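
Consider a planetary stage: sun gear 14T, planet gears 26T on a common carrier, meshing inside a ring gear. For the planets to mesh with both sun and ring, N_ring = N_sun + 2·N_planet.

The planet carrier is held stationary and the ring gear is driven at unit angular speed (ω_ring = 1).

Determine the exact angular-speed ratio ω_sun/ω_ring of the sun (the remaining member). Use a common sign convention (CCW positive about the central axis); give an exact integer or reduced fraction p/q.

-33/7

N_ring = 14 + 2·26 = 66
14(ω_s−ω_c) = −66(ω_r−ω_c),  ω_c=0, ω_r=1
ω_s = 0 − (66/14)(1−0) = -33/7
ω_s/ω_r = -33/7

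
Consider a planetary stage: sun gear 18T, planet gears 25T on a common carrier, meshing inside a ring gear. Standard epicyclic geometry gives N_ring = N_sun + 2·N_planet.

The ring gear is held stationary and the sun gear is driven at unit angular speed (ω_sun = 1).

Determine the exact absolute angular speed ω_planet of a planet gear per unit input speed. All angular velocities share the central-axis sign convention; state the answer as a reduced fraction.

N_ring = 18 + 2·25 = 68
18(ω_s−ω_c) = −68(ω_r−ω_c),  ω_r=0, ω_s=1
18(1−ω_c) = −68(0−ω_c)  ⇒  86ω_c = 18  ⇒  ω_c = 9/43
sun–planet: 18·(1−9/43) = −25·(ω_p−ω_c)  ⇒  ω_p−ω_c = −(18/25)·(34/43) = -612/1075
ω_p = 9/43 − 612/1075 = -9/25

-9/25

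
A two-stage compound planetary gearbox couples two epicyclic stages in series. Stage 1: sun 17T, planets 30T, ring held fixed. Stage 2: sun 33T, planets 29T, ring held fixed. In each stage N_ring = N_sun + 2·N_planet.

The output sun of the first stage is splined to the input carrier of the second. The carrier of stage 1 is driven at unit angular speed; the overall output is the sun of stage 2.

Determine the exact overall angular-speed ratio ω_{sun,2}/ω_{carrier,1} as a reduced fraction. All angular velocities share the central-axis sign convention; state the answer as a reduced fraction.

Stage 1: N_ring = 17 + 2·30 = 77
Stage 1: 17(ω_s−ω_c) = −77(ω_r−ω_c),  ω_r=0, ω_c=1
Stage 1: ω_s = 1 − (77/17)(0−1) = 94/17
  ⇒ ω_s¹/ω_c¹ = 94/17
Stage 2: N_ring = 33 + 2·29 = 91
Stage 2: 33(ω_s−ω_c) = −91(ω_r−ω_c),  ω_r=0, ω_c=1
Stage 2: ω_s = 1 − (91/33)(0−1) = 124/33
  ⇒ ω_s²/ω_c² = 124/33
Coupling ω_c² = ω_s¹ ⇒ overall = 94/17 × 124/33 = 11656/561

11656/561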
* * *
Task requirements:
Repeat exactly, and only, the lines from the one containing "The ring gear is held" through the end of the material.

Exercise result:
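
The ring gear is held stationary and the sun gear is driven at unit angular speed (ω_sun = 1).

Determine the exact absolute angular speed ω_planet of a planet gear per unit input speed. All angular velocities share the central-axis sign convention; state the answer as a reduced fraction.

N_ring = 18 + 2·25 = 68
18(ω_s−ω_c) = −68(ω_r−ω_c),  ω_r=0, ω_s=1
18(1−ω_c) = −68(0−ω_c)  ⇒  86ω_c = 18  ⇒  ω_c = 9/43
sun–planet: 18·(1−9/43) = −25·(ω_p−ω_c)  ⇒  ω_p−ω_c = −(18/25)·(34/43) = -612/1075
ω_p = 9/43 − 612/1075 = -9/25

-9/25

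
A two-stage compound planetary gearbox couples two epicyclic stages in series. Stage 1: sun 17T, planets 30T, ring held fixed. Stage 2: sun 33T, planets 29T, ring held fixed. In each stage N_ring = N_sun + 2·N_planet.

The output sun of the first stage is splined to the input carrier of the second. The carrier of stage 1 is driven at unit angular speed; the overall output is the sun of stage 2.

Determine the exact overall angular-speed ratio ω_{sun,2}/ω_{carrier,1} as a reduced fraction. All angular velocities share the central-axis sign convention; state the answer as a reduced fraction.

Stage 1: N_ring = 17 + 2·30 = 77
Stage 1: 17(ω_s−ω_c) = −77(ω_r−ω_c),  ω_r=0, ω_c=1
Stage 1: ω_s = 1 − (77/17)(0−1) = 94/17
  ⇒ ω_s¹/ω_c¹ = 94/17
Stage 2: N_ring = 33 + 2·29 = 91
Stage 2: 33(ω_s−ω_c) = −91(ω_r−ω_c),  ω_r=0, ω_c=1
Stage 2: ω_s = 1 − (91/33)(0−1) = 124/33
  ⇒ ω_s²/ω_c² = 124/33
Coupling ω_c² = ω_s¹ ⇒ overall = 94/17 × 124/33 = 11656/561

11656/561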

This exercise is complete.